Instructions to follow: Copy each line of the records below that mentions the word "distribution".

Recorded data:
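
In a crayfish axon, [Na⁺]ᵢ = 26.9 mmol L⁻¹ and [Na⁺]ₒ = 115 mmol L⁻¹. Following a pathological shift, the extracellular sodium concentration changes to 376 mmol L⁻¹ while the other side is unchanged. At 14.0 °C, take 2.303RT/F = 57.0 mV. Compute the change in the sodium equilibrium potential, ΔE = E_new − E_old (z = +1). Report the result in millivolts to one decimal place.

29.3 mV

E_old = (57.0/1)·log₁₀(115/26.9) = 35.96 mV
E_new = (57.0/1)·log₁₀(376/26.9) = 65.29 mV
ΔE = 65.29 − (35.96) = 29.33 mV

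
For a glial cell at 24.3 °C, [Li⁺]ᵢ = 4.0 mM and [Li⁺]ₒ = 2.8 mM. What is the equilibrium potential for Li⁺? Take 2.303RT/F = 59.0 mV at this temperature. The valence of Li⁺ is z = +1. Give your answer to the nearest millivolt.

E = (59.0/z) · log₁₀([Li⁺]_out/[Li⁺]_in) with z = +1.
= (59.0/1) · log₁₀(2.8/4.0) = 59.00 · log₁₀(0.7)
= 59.00 · (-0.1549) = -9.14 mV

-9 mV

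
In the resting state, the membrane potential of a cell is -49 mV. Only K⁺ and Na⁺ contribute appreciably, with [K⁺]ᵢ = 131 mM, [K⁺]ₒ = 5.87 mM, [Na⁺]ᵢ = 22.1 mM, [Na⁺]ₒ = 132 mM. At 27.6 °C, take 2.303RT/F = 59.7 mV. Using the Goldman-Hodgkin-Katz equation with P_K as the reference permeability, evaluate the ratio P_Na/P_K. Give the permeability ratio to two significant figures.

0.11

Let α = P_Na/P_K. GHK: Vm = 59.7·log₁₀[(Kₒ + α·Naₒ)/(Kᵢ + α·Naᵢ)].
10^(Vm/59.7) = 10^(-49.0/59.7) = 0.15109
So 0.15109·(Kᵢ + α·Naᵢ) = Kₒ + α·Naₒ → α = (0.15109·131.0 − 5.87) / (132.0 − 0.15109·22.1)
α = (19.79 − 5.87) / (132.0 − 3.339) = 13.92/128.7 = 0.1082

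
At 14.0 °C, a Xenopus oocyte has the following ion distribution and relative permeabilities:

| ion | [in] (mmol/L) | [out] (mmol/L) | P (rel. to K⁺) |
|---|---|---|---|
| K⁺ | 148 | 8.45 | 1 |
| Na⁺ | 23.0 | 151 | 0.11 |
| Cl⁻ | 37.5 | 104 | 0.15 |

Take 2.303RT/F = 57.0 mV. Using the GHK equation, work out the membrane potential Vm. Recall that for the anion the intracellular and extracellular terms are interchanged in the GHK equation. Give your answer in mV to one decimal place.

-41.8 mV

Vm = 57.0 · log₁₀[(Σ P·[cation]ₒ + Σ P·[anion]ᵢ) / (Σ P·[cation]ᵢ + Σ P·[anion]ₒ)]
Numerator = 1×8.45 + 0.11×151 + 0.15×37.5 = 30.68
Denominator = 1×148 + 0.11×23.0 + 0.15×104 = 166.1
Vm = 57.0 · log₁₀(0.1847) = 57.0 × (-0.7335) = -41.81 mV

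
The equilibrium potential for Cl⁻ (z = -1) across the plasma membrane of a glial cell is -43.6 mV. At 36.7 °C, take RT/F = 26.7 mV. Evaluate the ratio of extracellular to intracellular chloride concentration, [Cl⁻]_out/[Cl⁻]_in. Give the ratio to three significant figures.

ln([out]/[in]) = E·z/(26.7) = -43.6 × -1 / 26.7 = 1.6330
[out]/[in] = e^(1.6330) = 5.119

5.12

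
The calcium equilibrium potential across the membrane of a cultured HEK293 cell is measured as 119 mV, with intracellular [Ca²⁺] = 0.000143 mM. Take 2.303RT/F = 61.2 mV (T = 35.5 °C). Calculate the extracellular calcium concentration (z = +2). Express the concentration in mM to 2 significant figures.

1.1 mM

Nernst: E = (61.2/2) · log₁₀([out]/[in]), so log₁₀([out]/[in]) = 119.0 × 2 / 61.2 = 3.8889.
[out]/[in] = 10^(3.8889) = 7743.
[out] = 7743 × 0.000143 = 1.107 mM.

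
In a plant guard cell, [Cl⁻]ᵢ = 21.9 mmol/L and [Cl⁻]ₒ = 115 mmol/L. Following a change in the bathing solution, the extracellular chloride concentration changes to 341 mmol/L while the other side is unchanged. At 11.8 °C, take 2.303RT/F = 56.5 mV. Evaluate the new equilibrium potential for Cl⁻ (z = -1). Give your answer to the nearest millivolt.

After the shift: [Cl⁻]_out = 341, [Cl⁻]_in = 21.9 mmol/L.
E_new = (56.5/-1)·log₁₀(341/21.9) = -56.50 · (1.1923) = -67.37 mV

-67 mV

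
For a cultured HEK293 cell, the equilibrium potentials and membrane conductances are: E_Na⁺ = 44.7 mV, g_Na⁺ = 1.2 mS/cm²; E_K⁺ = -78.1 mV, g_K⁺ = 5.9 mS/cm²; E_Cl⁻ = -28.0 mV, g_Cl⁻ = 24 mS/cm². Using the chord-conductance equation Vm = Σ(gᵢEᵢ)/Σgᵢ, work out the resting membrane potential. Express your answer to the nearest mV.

Σ gᵢEᵢ = 1.2·(44.7) + 5.9·(-78.1) + 24·(-28.0) = -1079.15
Σ gᵢ = 1.2 + 5.9 + 24 = 31.1
Vm = -1079.15 / 31.1 = -34.70 mV

-35 mV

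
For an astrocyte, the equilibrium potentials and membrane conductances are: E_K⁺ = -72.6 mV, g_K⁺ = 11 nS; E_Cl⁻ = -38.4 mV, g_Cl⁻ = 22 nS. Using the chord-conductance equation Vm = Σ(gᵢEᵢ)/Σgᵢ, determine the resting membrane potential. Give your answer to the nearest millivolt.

-50 mV

Σ gᵢEᵢ = 11·(-72.6) + 22·(-38.4) = -1643.40
Σ gᵢ = 11 + 22 = 33
Vm = -1643.40 / 33 = -49.80 mV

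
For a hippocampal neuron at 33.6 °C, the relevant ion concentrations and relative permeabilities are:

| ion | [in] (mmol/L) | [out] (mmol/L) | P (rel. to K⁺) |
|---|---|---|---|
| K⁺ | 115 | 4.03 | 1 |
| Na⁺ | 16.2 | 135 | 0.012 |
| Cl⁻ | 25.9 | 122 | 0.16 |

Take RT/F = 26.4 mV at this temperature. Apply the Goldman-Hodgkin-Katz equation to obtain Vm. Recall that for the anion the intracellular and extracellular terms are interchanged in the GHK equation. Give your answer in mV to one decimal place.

-69.2 mV

Vm = 26.4 · ln[(Σ P·[cation]ₒ + Σ P·[anion]ᵢ) / (Σ P·[cation]ᵢ + Σ P·[anion]ₒ)]
Numerator = 1×4.03 + 0.012×135 + 0.16×25.9 = 9.794
Denominator = 1×115 + 0.012×16.2 + 0.16×122 = 134.7
Vm = 26.4 · ln(0.072702) = 26.4 × (-2.6214) = -69.20 mV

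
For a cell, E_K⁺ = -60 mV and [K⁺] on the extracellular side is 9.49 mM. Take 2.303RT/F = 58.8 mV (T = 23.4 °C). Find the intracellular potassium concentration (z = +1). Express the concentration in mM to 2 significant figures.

99 mM

Nernst: E = (58.8/1) · log₁₀([out]/[in]), so log₁₀([out]/[in]) = -60.0 × 1 / 58.8 = -1.0204.
[out]/[in] = 10^(-1.0204) = 0.09541.
[in] = 9.49 / 0.09541 = 99.47 mM.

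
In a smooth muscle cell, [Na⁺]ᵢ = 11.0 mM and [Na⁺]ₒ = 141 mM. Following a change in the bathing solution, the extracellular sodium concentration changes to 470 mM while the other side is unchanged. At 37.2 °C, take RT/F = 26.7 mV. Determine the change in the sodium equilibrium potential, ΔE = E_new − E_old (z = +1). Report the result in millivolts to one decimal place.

32.1 mV

E_old = (26.7/1)·ln(141/11.0) = 68.11 mV
E_new = (26.7/1)·ln(470/11.0) = 100.25 mV
ΔE = 100.25 − (68.11) = 32.15 mV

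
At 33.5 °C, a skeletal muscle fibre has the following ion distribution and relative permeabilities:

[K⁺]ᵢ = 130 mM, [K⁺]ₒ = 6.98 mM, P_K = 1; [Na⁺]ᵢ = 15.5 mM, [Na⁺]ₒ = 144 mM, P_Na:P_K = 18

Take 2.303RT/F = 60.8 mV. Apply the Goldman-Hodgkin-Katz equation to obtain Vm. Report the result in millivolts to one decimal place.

48.8 mV

Vm = 60.8 · log₁₀[(Σ P·[cation]ₒ + Σ P·[anion]ᵢ) / (Σ P·[cation]ᵢ + Σ P·[anion]ₒ)]
Numerator = 1×6.98 + 18×144 = 2599
Denominator = 1×130 + 18×15.5 = 409
Vm = 60.8 · log₁₀(6.3545) = 60.8 × (0.8031) = 48.83 mV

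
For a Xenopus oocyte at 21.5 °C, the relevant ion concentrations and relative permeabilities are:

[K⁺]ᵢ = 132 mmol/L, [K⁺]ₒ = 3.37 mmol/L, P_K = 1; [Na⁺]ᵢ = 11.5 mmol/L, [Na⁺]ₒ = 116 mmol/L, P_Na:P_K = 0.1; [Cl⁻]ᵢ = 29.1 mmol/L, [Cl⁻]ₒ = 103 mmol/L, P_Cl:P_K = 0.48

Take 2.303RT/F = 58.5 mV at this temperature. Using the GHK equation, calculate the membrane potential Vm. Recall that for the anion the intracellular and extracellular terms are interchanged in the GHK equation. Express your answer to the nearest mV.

Vm = 58.5 · log₁₀[(Σ P·[cation]ₒ + Σ P·[anion]ᵢ) / (Σ P·[cation]ᵢ + Σ P·[anion]ₒ)]
Numerator = 1×3.37 + 0.1×116 + 0.48×29.1 = 28.94
Denominator = 1×132 + 0.1×11.5 + 0.48×103 = 182.6
Vm = 58.5 · log₁₀(0.15849) = 58.5 × (-0.8000) = -46.80 mV

-47 mV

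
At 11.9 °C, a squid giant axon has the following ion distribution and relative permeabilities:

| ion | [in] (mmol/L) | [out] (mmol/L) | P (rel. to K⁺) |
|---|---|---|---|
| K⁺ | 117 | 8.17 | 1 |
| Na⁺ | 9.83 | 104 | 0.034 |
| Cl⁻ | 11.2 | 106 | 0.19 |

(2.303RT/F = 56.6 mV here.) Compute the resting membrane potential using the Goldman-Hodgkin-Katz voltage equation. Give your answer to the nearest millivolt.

-56 mV

Vm = 56.6 · log₁₀[(Σ P·[cation]ₒ + Σ P·[anion]ᵢ) / (Σ P·[cation]ᵢ + Σ P·[anion]ₒ)]
Numerator = 1×8.17 + 0.034×104 + 0.19×11.2 = 13.83
Denominator = 1×117 + 0.034×9.83 + 0.19×106 = 137.5
Vm = 56.6 · log₁₀(0.10063) = 56.6 × (-0.9973) = -56.45 mV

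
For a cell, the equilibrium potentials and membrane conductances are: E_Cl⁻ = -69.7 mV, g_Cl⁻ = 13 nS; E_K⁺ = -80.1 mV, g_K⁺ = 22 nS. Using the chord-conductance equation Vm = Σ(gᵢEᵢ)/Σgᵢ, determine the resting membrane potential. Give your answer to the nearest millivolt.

-76 mV

Σ gᵢEᵢ = 13·(-69.7) + 22·(-80.1) = -2668.30
Σ gᵢ = 13 + 22 = 35
Vm = -2668.30 / 35 = -76.24 mV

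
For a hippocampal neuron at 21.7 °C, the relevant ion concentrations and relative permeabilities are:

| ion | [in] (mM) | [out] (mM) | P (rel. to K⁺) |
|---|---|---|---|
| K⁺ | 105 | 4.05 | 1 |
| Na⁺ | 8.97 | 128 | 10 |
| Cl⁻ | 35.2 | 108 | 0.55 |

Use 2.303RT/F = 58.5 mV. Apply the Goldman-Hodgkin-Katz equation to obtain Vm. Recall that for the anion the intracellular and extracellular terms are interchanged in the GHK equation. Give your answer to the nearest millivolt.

Vm = 58.5 · log₁₀[(Σ P·[cation]ₒ + Σ P·[anion]ᵢ) / (Σ P·[cation]ᵢ + Σ P·[anion]ₒ)]
Numerator = 1×4.05 + 10×128 + 0.55×35.2 = 1303
Denominator = 1×105 + 10×8.97 + 0.55×108 = 254.1
Vm = 58.5 · log₁₀(5.1295) = 58.5 × (0.7101) = 41.54 mV

42 mV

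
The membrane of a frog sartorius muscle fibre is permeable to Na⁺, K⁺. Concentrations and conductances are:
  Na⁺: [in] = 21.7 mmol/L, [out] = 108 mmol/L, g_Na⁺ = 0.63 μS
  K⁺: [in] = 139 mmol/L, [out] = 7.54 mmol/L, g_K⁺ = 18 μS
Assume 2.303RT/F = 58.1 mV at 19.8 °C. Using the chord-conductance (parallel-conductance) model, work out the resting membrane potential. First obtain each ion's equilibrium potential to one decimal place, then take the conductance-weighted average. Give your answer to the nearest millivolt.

-70 mV

E_Na⁺ = (58.1/1)·log₁₀(108/21.7) = 40.5 mV
E_K⁺ = (58.1/1)·log₁₀(7.54/139) = -73.5 mV
Vm = (Σ gᵢEᵢ)/(Σ gᵢ) = (0.63·40.5 + 18·-73.5) / (0.63 + 18)
= -1297.48 / 18.63 = -69.64 mV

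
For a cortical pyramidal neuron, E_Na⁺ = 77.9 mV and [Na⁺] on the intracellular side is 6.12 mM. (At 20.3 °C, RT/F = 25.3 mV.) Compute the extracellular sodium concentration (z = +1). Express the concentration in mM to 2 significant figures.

Nernst: E = (25.3/1) · ln([out]/[in]), so ln([out]/[in]) = 77.9 × 1 / 25.3 = 3.0791.
[out]/[in] = e^(3.0791) = 21.74.
[out] = 21.74 × 6.12 = 133 mM.

130 mM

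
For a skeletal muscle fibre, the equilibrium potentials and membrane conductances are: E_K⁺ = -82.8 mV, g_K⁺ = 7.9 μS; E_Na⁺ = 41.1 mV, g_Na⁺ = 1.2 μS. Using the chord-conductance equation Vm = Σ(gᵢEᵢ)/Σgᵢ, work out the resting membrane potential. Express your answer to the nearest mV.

Σ gᵢEᵢ = 7.9·(-82.8) + 1.2·(41.1) = -604.80
Σ gᵢ = 7.9 + 1.2 = 9.1
Vm = -604.80 / 9.1 = -66.46 mV

-66 mV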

Task response:
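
At 14.0 °C, a Xenopus oocyte has the following ion distribution and relative permeabilities:
At 33.5 °C, a skeletal muscle fibre has the following ion distribution and relative permeabilities:
At 11.9 °C, a squid giant axon has the following ion distribution and relative permeabilities: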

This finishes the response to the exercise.